Collected data entries:
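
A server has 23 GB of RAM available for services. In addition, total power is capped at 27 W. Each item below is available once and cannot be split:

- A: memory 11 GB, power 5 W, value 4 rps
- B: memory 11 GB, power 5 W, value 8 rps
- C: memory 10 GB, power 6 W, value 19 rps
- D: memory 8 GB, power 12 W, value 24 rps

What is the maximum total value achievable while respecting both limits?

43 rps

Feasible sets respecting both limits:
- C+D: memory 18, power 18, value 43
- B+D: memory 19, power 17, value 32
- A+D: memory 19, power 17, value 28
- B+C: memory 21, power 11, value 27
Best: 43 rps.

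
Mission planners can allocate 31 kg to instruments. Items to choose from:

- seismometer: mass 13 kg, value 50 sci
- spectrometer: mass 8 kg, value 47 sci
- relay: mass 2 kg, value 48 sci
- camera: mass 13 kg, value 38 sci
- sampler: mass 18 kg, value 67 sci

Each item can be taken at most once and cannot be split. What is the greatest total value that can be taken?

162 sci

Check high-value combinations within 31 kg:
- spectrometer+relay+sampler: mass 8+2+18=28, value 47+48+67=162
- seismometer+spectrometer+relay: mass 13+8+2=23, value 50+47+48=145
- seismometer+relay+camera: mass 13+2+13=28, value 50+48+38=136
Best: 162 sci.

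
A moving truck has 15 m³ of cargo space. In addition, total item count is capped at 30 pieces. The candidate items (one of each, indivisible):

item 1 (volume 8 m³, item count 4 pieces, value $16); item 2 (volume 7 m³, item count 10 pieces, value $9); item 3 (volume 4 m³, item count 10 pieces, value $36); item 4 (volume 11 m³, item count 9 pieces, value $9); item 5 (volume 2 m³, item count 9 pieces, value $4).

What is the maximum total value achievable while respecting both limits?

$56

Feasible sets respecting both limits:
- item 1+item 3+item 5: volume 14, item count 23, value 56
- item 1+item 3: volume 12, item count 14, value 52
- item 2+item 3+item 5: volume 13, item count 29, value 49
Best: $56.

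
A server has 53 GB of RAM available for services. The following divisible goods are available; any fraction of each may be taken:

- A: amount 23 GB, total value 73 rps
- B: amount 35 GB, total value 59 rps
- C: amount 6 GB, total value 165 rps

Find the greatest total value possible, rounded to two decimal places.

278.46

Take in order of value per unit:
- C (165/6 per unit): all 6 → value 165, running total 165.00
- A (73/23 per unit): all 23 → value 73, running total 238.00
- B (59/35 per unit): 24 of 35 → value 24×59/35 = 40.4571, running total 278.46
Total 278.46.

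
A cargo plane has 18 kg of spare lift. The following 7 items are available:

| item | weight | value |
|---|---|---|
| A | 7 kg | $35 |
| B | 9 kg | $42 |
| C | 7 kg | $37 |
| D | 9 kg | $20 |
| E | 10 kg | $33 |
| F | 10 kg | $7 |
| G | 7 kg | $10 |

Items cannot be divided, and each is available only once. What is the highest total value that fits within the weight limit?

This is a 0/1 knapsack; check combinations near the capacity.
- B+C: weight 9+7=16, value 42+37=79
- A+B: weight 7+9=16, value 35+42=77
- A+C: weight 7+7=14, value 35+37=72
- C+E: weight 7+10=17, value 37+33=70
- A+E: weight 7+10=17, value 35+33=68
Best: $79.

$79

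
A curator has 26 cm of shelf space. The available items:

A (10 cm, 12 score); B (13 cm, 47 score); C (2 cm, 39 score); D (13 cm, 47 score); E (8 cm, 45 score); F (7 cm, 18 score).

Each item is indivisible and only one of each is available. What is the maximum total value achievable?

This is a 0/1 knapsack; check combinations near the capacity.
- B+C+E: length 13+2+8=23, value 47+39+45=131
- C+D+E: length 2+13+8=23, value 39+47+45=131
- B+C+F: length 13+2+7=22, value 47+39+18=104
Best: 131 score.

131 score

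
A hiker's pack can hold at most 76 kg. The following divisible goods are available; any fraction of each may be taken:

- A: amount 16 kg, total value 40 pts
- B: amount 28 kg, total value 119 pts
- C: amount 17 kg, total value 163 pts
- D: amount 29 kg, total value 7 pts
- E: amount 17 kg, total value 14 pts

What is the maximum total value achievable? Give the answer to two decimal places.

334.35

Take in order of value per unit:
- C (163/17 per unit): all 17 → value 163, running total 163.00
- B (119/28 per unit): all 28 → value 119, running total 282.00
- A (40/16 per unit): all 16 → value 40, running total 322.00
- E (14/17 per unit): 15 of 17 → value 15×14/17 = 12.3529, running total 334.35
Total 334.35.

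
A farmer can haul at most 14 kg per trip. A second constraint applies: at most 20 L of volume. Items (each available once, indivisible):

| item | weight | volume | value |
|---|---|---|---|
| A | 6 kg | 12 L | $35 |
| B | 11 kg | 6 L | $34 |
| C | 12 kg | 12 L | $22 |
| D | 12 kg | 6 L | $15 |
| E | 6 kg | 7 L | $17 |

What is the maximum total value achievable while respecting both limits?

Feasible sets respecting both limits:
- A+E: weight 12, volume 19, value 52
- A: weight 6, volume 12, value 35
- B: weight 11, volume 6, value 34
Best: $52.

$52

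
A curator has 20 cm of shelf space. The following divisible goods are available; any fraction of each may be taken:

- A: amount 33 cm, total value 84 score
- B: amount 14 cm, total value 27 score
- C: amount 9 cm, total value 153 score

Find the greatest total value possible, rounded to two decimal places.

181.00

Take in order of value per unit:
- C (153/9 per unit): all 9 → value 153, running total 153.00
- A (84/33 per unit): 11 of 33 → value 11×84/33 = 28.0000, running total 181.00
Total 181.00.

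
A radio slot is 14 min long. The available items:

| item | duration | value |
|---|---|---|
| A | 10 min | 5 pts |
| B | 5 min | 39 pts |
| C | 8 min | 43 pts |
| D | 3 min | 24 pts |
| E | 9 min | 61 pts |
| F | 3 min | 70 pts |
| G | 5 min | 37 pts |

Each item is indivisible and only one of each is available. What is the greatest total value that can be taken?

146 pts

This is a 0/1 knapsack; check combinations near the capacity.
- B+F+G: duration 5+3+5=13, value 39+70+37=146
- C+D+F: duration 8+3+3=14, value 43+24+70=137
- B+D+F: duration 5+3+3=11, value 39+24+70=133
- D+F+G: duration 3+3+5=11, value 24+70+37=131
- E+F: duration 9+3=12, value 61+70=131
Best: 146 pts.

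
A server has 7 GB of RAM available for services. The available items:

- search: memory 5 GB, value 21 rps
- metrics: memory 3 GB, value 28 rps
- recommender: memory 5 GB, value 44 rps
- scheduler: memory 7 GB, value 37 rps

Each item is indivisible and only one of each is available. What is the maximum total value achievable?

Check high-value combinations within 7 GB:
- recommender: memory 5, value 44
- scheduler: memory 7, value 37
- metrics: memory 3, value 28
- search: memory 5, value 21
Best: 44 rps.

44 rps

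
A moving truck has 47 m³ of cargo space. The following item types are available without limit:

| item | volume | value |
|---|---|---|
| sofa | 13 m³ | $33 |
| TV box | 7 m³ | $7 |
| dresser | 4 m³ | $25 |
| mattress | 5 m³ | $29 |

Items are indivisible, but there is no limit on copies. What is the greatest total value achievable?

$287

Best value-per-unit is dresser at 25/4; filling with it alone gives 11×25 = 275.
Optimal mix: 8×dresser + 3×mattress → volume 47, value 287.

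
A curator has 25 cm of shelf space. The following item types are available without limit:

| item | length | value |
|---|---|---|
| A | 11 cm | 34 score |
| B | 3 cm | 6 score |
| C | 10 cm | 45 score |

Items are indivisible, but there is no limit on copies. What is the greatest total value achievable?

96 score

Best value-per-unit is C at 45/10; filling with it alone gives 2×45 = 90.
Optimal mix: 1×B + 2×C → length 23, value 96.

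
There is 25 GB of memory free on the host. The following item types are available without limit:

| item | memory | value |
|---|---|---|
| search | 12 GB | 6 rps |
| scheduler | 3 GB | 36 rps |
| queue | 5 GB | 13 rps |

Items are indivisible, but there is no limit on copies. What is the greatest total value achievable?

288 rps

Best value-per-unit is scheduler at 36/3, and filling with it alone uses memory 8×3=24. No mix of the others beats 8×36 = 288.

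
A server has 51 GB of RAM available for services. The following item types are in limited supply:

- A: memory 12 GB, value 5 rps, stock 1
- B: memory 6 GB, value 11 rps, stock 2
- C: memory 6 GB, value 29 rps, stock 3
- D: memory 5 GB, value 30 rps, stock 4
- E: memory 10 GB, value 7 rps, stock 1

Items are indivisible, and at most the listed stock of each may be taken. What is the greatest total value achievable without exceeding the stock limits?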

### Problem statement
Only one stretch of the data above is needed. Restate it word for word, from the line containing "- recommender: memory 5 GB, value 44 rps" through the line containing "- scheduler: memory 7 GB, value 37 rps", both ends included.

### Solution for this exercise
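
- recommender: memory 5 GB, value 44 rps
- scheduler: memory 7 GB, value 37 rps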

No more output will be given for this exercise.